*EXERCISE DIRECTIONS*: From the first line through the last, transcribe the listing word for word.

*RECORDS FOR THIS TASK*:
***

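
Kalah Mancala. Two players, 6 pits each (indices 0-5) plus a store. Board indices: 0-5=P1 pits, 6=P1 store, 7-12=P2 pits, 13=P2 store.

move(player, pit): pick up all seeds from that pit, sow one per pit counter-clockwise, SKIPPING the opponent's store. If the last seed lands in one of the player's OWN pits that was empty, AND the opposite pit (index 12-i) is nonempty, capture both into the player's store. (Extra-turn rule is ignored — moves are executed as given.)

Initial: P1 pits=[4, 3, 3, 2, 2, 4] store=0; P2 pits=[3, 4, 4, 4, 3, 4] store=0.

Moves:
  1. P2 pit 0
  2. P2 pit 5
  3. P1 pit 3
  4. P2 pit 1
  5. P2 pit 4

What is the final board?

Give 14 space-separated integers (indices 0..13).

Move 1: P2 pit0 -> P1=[4,3,3,2,2,4](0) P2=[0,5,5,5,3,4](0)
Move 2: P2 pit5 -> P1=[5,4,4,2,2,4](0) P2=[0,5,5,5,3,0](1)
Move 3: P1 pit3 -> P1=[5,4,4,0,3,5](0) P2=[0,5,5,5,3,0](1)
Move 4: P2 pit1 -> P1=[5,4,4,0,3,5](0) P2=[0,0,6,6,4,1](2)
Move 5: P2 pit4 -> P1=[6,5,4,0,3,5](0) P2=[0,0,6,6,0,2](3)

Answer: 6 5 4 0 3 5 0 0 0 6 6 0 2 3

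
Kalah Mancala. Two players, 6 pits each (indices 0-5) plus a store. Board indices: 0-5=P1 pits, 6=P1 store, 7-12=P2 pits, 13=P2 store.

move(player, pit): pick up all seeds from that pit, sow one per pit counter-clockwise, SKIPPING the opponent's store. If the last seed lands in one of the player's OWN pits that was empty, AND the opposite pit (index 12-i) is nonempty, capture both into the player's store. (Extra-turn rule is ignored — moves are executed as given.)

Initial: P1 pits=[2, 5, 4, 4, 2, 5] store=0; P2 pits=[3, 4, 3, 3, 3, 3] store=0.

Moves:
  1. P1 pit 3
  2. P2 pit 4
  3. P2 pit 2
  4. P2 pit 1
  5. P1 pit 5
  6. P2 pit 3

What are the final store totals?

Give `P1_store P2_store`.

Move 1: P1 pit3 -> P1=[2,5,4,0,3,6](1) P2=[4,4,3,3,3,3](0)
Move 2: P2 pit4 -> P1=[3,5,4,0,3,6](1) P2=[4,4,3,3,0,4](1)
Move 3: P2 pit2 -> P1=[3,5,4,0,3,6](1) P2=[4,4,0,4,1,5](1)
Move 4: P2 pit1 -> P1=[3,5,4,0,3,6](1) P2=[4,0,1,5,2,6](1)
Move 5: P1 pit5 -> P1=[3,5,4,0,3,0](2) P2=[5,1,2,6,3,6](1)
Move 6: P2 pit3 -> P1=[4,6,5,0,3,0](2) P2=[5,1,2,0,4,7](2)

Answer: 2 2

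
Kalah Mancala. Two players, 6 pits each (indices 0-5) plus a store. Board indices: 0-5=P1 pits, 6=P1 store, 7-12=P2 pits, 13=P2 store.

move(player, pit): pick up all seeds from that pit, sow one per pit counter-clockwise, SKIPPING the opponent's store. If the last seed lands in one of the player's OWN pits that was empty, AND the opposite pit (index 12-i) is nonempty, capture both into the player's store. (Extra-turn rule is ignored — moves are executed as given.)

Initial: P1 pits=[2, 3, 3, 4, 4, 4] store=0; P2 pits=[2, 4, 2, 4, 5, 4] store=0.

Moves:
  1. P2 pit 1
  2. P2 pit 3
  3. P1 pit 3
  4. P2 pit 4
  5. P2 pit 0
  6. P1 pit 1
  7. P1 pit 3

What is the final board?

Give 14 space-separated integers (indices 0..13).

Move 1: P2 pit1 -> P1=[2,3,3,4,4,4](0) P2=[2,0,3,5,6,5](0)
Move 2: P2 pit3 -> P1=[3,4,3,4,4,4](0) P2=[2,0,3,0,7,6](1)
Move 3: P1 pit3 -> P1=[3,4,3,0,5,5](1) P2=[3,0,3,0,7,6](1)
Move 4: P2 pit4 -> P1=[4,5,4,1,6,5](1) P2=[3,0,3,0,0,7](2)
Move 5: P2 pit0 -> P1=[4,5,0,1,6,5](1) P2=[0,1,4,0,0,7](7)
Move 6: P1 pit1 -> P1=[4,0,1,2,7,6](2) P2=[0,1,4,0,0,7](7)
Move 7: P1 pit3 -> P1=[4,0,1,0,8,7](2) P2=[0,1,4,0,0,7](7)

Answer: 4 0 1 0 8 7 2 0 1 4 0 0 7 7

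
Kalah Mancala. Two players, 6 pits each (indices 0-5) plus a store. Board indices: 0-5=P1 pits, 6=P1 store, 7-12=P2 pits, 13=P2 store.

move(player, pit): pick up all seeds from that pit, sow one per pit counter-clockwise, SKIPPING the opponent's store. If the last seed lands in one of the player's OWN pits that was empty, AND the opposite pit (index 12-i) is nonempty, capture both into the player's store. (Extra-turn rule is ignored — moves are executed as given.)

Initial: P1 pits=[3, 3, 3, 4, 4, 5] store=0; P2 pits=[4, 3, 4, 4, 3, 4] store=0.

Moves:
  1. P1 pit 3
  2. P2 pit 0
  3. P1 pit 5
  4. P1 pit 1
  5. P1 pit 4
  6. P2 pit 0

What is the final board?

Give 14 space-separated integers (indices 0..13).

Answer: 3 0 4 1 0 1 3 0 7 8 7 5 5 0

Derivation:
Move 1: P1 pit3 -> P1=[3,3,3,0,5,6](1) P2=[5,3,4,4,3,4](0)
Move 2: P2 pit0 -> P1=[3,3,3,0,5,6](1) P2=[0,4,5,5,4,5](0)
Move 3: P1 pit5 -> P1=[3,3,3,0,5,0](2) P2=[1,5,6,6,5,5](0)
Move 4: P1 pit1 -> P1=[3,0,4,1,6,0](2) P2=[1,5,6,6,5,5](0)
Move 5: P1 pit4 -> P1=[3,0,4,1,0,1](3) P2=[2,6,7,7,5,5](0)
Move 6: P2 pit0 -> P1=[3,0,4,1,0,1](3) P2=[0,7,8,7,5,5](0)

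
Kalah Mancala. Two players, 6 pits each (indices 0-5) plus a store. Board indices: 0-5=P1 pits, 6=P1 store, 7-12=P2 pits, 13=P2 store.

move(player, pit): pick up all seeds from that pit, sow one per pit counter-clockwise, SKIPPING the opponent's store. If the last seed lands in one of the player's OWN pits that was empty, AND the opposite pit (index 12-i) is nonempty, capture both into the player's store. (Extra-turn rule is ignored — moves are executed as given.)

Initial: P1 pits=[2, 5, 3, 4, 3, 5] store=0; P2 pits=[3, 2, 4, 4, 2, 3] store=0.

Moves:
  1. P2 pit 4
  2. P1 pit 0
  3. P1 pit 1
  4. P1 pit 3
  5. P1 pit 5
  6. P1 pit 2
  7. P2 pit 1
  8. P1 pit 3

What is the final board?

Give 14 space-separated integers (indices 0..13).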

***

*RESPONSE*:
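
Kalah Mancala. Two players, 6 pits each (indices 0-5) plus a store. Board indices: 0-5=P1 pits, 6=P1 store, 7-12=P2 pits, 13=P2 store.

move(player, pit): pick up all seeds from that pit, sow one per pit counter-clockwise, SKIPPING the opponent's store. If the last seed lands in one of the player's OWN pits that was empty, AND the opposite pit (index 12-i) is nonempty, capture both into the player's store. (Extra-turn rule is ignored — moves are executed as given.)

Initial: P1 pits=[4, 3, 3, 2, 2, 4] store=0; P2 pits=[3, 4, 4, 4, 3, 4] store=0.

Moves:
  1. P2 pit 0
  2. P2 pit 5
  3. P1 pit 3
  4. P2 pit 1
  5. P2 pit 4

What is the final board?

Give 14 space-separated integers (indices 0..13).

Move 1: P2 pit0 -> P1=[4,3,3,2,2,4](0) P2=[0,5,5,5,3,4](0)
Move 2: P2 pit5 -> P1=[5,4,4,2,2,4](0) P2=[0,5,5,5,3,0](1)
Move 3: P1 pit3 -> P1=[5,4,4,0,3,5](0) P2=[0,5,5,5,3,0](1)
Move 4: P2 pit1 -> P1=[5,4,4,0,3,5](0) P2=[0,0,6,6,4,1](2)
Move 5: P2 pit4 -> P1=[6,5,4,0,3,5](0) P2=[0,0,6,6,0,2](3)

Answer: 6 5 4 0 3 5 0 0 0 6 6 0 2 3

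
Kalah Mancala. Two players, 6 pits each (indices 0-5) plus a store. Board indices: 0-5=P1 pits, 6=P1 store, 7-12=P2 pits, 13=P2 store.

move(player, pit): pick up all seeds from that pit, sow one per pit counter-clockwise, SKIPPING the opponent's store. If the last seed lands in one of the player's OWN pits that was empty, AND the opposite pit (index 12-i) is nonempty, capture both into the player's store. (Extra-turn rule is ignored — moves are executed as given.)

Initial: P1 pits=[2, 5, 4, 4, 2, 5] store=0; P2 pits=[3, 4, 3, 3, 3, 3] store=0.

Moves:
  1. P1 pit 3
  2. P2 pit 4
  3. P2 pit 2
  4. P2 pit 1
  5. P1 pit 5
  6. P2 pit 3

What are the final store totals?

Give `P1_store P2_store`.

Move 1: P1 pit3 -> P1=[2,5,4,0,3,6](1) P2=[4,4,3,3,3,3](0)
Move 2: P2 pit4 -> P1=[3,5,4,0,3,6](1) P2=[4,4,3,3,0,4](1)
Move 3: P2 pit2 -> P1=[3,5,4,0,3,6](1) P2=[4,4,0,4,1,5](1)
Move 4: P2 pit1 -> P1=[3,5,4,0,3,6](1) P2=[4,0,1,5,2,6](1)
Move 5: P1 pit5 -> P1=[3,5,4,0,3,0](2) P2=[5,1,2,6,3,6](1)
Move 6: P2 pit3 -> P1=[4,6,5,0,3,0](2) P2=[5,1,2,0,4,7](2)

Answer: 2 2

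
Kalah Mancala. Two players, 6 pits each (indices 0-5) plus a store. Board indices: 0-5=P1 pits, 6=P1 store, 7-12=P2 pits, 13=P2 store.

move(player, pit): pick up all seeds from that pit, sow one per pit counter-clockwise, SKIPPING the opponent's store. If the last seed lands in one of the player's OWN pits that was empty, AND the opposite pit (index 12-i) is nonempty, capture both into the player's store. (Extra-turn rule is ignored — moves are executed as given.)

Initial: P1 pits=[2, 3, 3, 4, 4, 4] store=0; P2 pits=[2, 4, 2, 4, 5, 4] store=0.

Moves:
  1. P2 pit 1
  2. P2 pit 3
  3. P1 pit 3
  4. P2 pit 4
  5. P2 pit 0
  6. P1 pit 1
  7. P1 pit 3

What is the final board?

Give 14 space-separated integers (indices 0..13).

Move 1: P2 pit1 -> P1=[2,3,3,4,4,4](0) P2=[2,0,3,5,6,5](0)
Move 2: P2 pit3 -> P1=[3,4,3,4,4,4](0) P2=[2,0,3,0,7,6](1)
Move 3: P1 pit3 -> P1=[3,4,3,0,5,5](1) P2=[3,0,3,0,7,6](1)
Move 4: P2 pit4 -> P1=[4,5,4,1,6,5](1) P2=[3,0,3,0,0,7](2)
Move 5: P2 pit0 -> P1=[4,5,0,1,6,5](1) P2=[0,1,4,0,0,7](7)
Move 6: P1 pit1 -> P1=[4,0,1,2,7,6](2) P2=[0,1,4,0,0,7](7)
Move 7: P1 pit3 -> P1=[4,0,1,0,8,7](2) P2=[0,1,4,0,0,7](7)

Answer: 4 0 1 0 8 7 2 0 1 4 0 0 7 7

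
Kalah Mancala. Two players, 6 pits each (indices 0-5) plus a store. Board indices: 0-5=P1 pits, 6=P1 store, 7-12=P2 pits, 13=P2 store.

move(player, pit): pick up all seeds from that pit, sow one per pit counter-clockwise, SKIPPING the opponent's store. If the last seed lands in one of the player's OWN pits that was empty, AND the opposite pit (index 12-i) is nonempty, capture both into the player's store. (Extra-turn rule is ignored — moves are executed as given.)

Initial: P1 pits=[3, 3, 3, 4, 4, 5] store=0; P2 pits=[4, 3, 4, 4, 3, 4] store=0.

Moves:
  1. P1 pit 3
  2. P2 pit 0
  3. P1 pit 5
  4. P1 pit 1
  5. P1 pit 4
  6. P2 pit 0

What is the final board?

Give 14 space-separated integers (indices 0..13).

Answer: 3 0 4 1 0 1 3 0 7 8 7 5 5 0

Derivation:
Move 1: P1 pit3 -> P1=[3,3,3,0,5,6](1) P2=[5,3,4,4,3,4](0)
Move 2: P2 pit0 -> P1=[3,3,3,0,5,6](1) P2=[0,4,5,5,4,5](0)
Move 3: P1 pit5 -> P1=[3,3,3,0,5,0](2) P2=[1,5,6,6,5,5](0)
Move 4: P1 pit1 -> P1=[3,0,4,1,6,0](2) P2=[1,5,6,6,5,5](0)
Move 5: P1 pit4 -> P1=[3,0,4,1,0,1](3) P2=[2,6,7,7,5,5](0)
Move 6: P2 pit0 -> P1=[3,0,4,1,0,1](3) P2=[0,7,8,7,5,5](0)

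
Kalah Mancala. Two players, 6 pits each (indices 0-5) plus a store. Board indices: 0-5=P1 pits, 6=P1 store, 7-12=P2 pits, 13=P2 store.

move(player, pit): pick up all seeds from that pit, sow one per pit counter-clockwise, SKIPPING the opponent's store. If the last seed lands in one of the player's OWN pits that was empty, AND the opposite pit (index 12-i) is nonempty, capture both into the player's store. (Extra-turn rule is ignored — moves are executed as given.)

Initial: P1 pits=[2, 5, 3, 4, 3, 5] store=0; P2 pits=[3, 2, 4, 4, 2, 3] store=0.

Moves:
  1. P2 pit 4
  2. P1 pit 0
  3. P1 pit 1
  4. P1 pit 3
  5. P1 pit 5
  6. P1 pit 2
  7. P2 pit 1
  8. P1 pit 3

What is the final board?

Give 14 space-separated integers (indices 0..13).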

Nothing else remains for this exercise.